Assigned task =
Copy out only the span from the line with "Sunlight of wavelength" to the end of the data, both ends kept, word for word.

Source information =
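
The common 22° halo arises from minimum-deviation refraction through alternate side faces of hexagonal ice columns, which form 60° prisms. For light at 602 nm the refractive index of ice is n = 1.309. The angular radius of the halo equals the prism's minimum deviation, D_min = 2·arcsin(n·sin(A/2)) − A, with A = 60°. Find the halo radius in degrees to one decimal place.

21.8°

n·sin(A/2) = 1.309 × sin 30° = 1.309 × 0.5000 = 0.6545.
D_min = 2·arcsin(0.6545) − 60° = 2 × 40.882° − 60° = 21.763°.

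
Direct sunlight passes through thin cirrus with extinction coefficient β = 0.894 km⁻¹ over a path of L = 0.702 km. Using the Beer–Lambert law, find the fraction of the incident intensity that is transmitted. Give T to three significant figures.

0.534

τ = β·L = 0.894 × 0.702 = 0.6276.
T = exp(−0.6276) = 0.5339.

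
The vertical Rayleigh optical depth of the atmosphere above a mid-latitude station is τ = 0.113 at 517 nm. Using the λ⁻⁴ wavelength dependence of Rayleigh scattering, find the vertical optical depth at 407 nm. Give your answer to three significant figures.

τ(407 nm) = τ(517 nm) × (517/407)⁴ = 0.113 × (1.2703)⁴ = 0.113 × 2.6037 = 0.2942.

0.294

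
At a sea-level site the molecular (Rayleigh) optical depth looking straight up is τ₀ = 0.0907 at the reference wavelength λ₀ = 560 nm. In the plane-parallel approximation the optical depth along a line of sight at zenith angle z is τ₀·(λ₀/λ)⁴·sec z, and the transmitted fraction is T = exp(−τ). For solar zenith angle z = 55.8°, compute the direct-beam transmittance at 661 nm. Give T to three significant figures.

sec 55.8° = 1.7791.
τ = 0.0907 × (560/661)⁴ × 1.7791 = 0.0907 × 0.5152 × 1.7791 = 0.0831.
T = exp(−0.0831) = 0.9202.

0.920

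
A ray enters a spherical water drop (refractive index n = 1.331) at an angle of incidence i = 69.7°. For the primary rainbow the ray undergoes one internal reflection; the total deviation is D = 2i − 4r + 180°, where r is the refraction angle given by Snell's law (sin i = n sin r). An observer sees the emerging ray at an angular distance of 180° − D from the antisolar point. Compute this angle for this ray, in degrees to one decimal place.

sin r = sin 69.7° / 1.331 = 0.9379/1.331 = 0.7046; r = 44.80°.
D = 2·69.7° − 4·44.80° + 180° = 139.40° − 179.21° + 180° = 140.19°.
Angle from antisolar point = 180° − D = 39.81°.

39.8°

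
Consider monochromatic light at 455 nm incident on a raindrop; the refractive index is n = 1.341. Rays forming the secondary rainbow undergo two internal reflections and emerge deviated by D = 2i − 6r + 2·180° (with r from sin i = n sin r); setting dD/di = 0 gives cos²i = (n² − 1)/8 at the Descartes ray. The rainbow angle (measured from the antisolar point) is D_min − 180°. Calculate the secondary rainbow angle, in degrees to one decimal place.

cos²i = (1.79828 − 1)/8 = 0.09979; i = arccos(0.31589) = 71.586°.
sin r = sin 71.586°/1.341 = 0.70753; r = 45.034°.
D_min = 2·71.586° − 6·45.034° + 360° = 232.966°.
Rainbow angle = D_min − 180° = 52.966°.

53.0°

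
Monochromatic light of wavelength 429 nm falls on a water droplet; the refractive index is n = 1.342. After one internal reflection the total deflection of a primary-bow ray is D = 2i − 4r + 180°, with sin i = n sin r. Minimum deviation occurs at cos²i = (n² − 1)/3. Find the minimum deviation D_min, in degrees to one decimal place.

cos²i = (1.80096 − 1)/3 = 0.26699; i = arccos(0.51671) = 58.888°.
sin r = sin 58.888°/1.342 = 0.63797; r = 39.641°.
D_min = 2·58.888° − 4·39.641° + 180° = 139.213°.

139.2°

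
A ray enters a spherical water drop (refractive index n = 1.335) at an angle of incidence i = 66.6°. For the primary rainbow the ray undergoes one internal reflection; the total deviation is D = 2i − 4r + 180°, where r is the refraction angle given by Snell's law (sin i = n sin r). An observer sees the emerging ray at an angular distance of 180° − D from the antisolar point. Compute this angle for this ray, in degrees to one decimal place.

sin r = sin 66.6° / 1.335 = 0.9178/1.335 = 0.6875; r = 43.43°.
D = 2·66.6° − 4·43.43° + 180° = 133.20° − 173.72° + 180° = 139.48°.
Angle from antisolar point = 180° − D = 40.52°.

40.5°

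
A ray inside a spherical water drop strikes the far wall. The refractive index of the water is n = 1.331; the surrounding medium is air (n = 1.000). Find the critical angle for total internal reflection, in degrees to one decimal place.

sin θ_c = n_air / n = 1.000 / 1.331 = 0.7513.
θ_c = arcsin(0.7513) = 48.70°.

48.7°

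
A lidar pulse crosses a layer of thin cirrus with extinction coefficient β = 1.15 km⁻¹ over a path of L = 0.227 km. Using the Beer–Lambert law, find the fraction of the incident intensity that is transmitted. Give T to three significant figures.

0.770

τ = β·L = 1.15 × 0.227 = 0.2611.
T = exp(−0.2611) = 0.7702.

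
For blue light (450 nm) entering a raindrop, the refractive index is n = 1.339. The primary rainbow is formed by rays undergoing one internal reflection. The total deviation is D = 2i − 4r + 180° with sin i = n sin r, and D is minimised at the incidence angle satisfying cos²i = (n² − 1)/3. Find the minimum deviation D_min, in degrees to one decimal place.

cos²i = (1.79292 − 1)/3 = 0.26431; i = arccos(0.51411) = 59.062°.
sin r = sin 59.062°/1.339 = 0.64057; r = 39.834°.
D_min = 2·59.062° − 4·39.834° + 180° = 138.786°.

138.8°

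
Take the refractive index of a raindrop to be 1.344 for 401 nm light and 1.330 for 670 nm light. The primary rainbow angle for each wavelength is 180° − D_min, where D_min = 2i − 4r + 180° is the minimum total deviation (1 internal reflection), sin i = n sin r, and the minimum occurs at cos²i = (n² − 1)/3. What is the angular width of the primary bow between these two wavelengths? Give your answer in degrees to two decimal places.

2.01°

At 401 nm (n = 1.344): cos²i = 0.26878 → i = 58.772°, r = 39.512°, D_min = 139.495°, rainbow angle = 40.505°.
At 670 nm (n = 1.330): cos²i = 0.25630 → i = 59.585°, r = 40.422°, D_min = 137.484°, rainbow angle = 42.516°.
Angular width = |40.505° − 42.516°| = 2.011°.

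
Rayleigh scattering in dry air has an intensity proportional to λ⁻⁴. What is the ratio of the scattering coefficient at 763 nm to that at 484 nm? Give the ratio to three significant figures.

Rayleigh scattering ∝ λ⁻⁴, so the ratio of coefficients is the inverse fourth power of the wavelength ratio.
σ(763)/σ(484) = (484/763)⁴ = (0.6343)⁴ = 0.1619.

0.162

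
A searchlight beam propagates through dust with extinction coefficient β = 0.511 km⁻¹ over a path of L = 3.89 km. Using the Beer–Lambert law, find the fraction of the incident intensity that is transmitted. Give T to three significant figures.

τ = β·L = 0.511 × 3.89 = 1.9878.
T = exp(−1.9878) = 0.1370.

0.137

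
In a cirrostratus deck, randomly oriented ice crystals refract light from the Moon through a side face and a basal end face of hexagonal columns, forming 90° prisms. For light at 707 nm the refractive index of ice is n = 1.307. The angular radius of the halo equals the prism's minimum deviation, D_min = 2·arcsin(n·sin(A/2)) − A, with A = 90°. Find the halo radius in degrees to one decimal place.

45.1°

n·sin(A/2) = 1.307 × sin 45° = 1.307 × 0.7071 = 0.9242.
D_min = 2·arcsin(0.9242) − 90° = 2 × 67.546° − 90° = 45.093°.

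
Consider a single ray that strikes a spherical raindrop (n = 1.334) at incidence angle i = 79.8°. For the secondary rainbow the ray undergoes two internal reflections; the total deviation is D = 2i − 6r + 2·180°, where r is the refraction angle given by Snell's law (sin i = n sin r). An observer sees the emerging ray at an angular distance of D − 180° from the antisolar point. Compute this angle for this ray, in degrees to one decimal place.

sin r = sin 79.8° / 1.334 = 0.9842/1.334 = 0.7378; r = 47.54°.
D = 2·79.8° − 6·47.54° + 2·180° = 159.60° − 285.25° + 360° = 234.35°.
Angle from antisolar point = D − 180° = 54.35°.

54.3°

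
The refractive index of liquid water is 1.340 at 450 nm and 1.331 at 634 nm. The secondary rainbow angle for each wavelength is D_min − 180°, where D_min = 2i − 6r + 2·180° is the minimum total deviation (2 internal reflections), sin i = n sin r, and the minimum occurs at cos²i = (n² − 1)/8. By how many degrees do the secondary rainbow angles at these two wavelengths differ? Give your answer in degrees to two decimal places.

2.34°

At 450 nm (n = 1.340): cos²i = 0.09945 → i = 71.618°, r = 45.088°, D_min = 232.709°, rainbow angle = 52.709°.
At 634 nm (n = 1.331): cos²i = 0.09645 → i = 71.907°, r = 45.575°, D_min = 230.365°, rainbow angle = 50.365°.
Angular width = |52.709° − 50.365°| = 2.344°.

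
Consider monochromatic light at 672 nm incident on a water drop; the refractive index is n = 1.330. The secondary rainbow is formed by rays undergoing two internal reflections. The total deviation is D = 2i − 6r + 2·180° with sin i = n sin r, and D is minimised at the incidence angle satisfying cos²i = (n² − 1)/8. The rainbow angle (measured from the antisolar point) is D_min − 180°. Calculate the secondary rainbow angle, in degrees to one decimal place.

50.1°

cos²i = (1.76890 − 1)/8 = 0.09611; i = arccos(0.31002) = 71.940°.
sin r = sin 71.940°/1.330 = 0.71483; r = 45.630°.
D_min = 2·71.940° − 6·45.630° + 360° = 230.101°.
Rainbow angle = D_min − 180° = 50.101°.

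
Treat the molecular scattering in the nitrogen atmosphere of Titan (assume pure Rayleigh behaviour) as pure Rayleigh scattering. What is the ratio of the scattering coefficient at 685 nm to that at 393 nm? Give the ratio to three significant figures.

0.108

Rayleigh scattering ∝ λ⁻⁴, so the ratio of coefficients is the inverse fourth power of the wavelength ratio.
σ(685)/σ(393) = (393/685)⁴ = (0.5737)⁴ = 0.1083.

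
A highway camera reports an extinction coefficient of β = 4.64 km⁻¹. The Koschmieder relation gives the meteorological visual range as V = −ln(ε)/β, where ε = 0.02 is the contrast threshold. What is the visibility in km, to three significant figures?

0.843 km

V = −ln(0.02) / 4.64 = 3.912 / 4.64 = 0.8431 km.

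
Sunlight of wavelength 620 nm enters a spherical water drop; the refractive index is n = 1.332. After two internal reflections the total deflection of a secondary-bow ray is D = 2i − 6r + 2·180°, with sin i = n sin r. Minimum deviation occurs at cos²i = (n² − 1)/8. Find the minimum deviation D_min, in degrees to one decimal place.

230.6°

cos²i = (1.77422 − 1)/8 = 0.09678; i = arccos(0.31109) = 71.875°.
sin r = sin 71.875°/1.332 = 0.71350; r = 45.520°.
D_min = 2·71.875° − 6·45.520° + 360° = 230.628°.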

Output of the task =
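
Sunlight of wavelength 620 nm enters a spherical water drop; the refractive index is n = 1.332. After two internal reflections the total deflection of a secondary-bow ray is D = 2i − 6r + 2·180°, with sin i = n sin r. Minimum deviation occurs at cos²i = (n² − 1)/8. Find the minimum deviation D_min, in degrees to one decimal place.

230.6°

cos²i = (1.77422 − 1)/8 = 0.09678; i = arccos(0.31109) = 71.875°.
sin r = sin 71.875°/1.332 = 0.71350; r = 45.520°.
D_min = 2·71.875° − 6·45.520° + 360° = 230.628°.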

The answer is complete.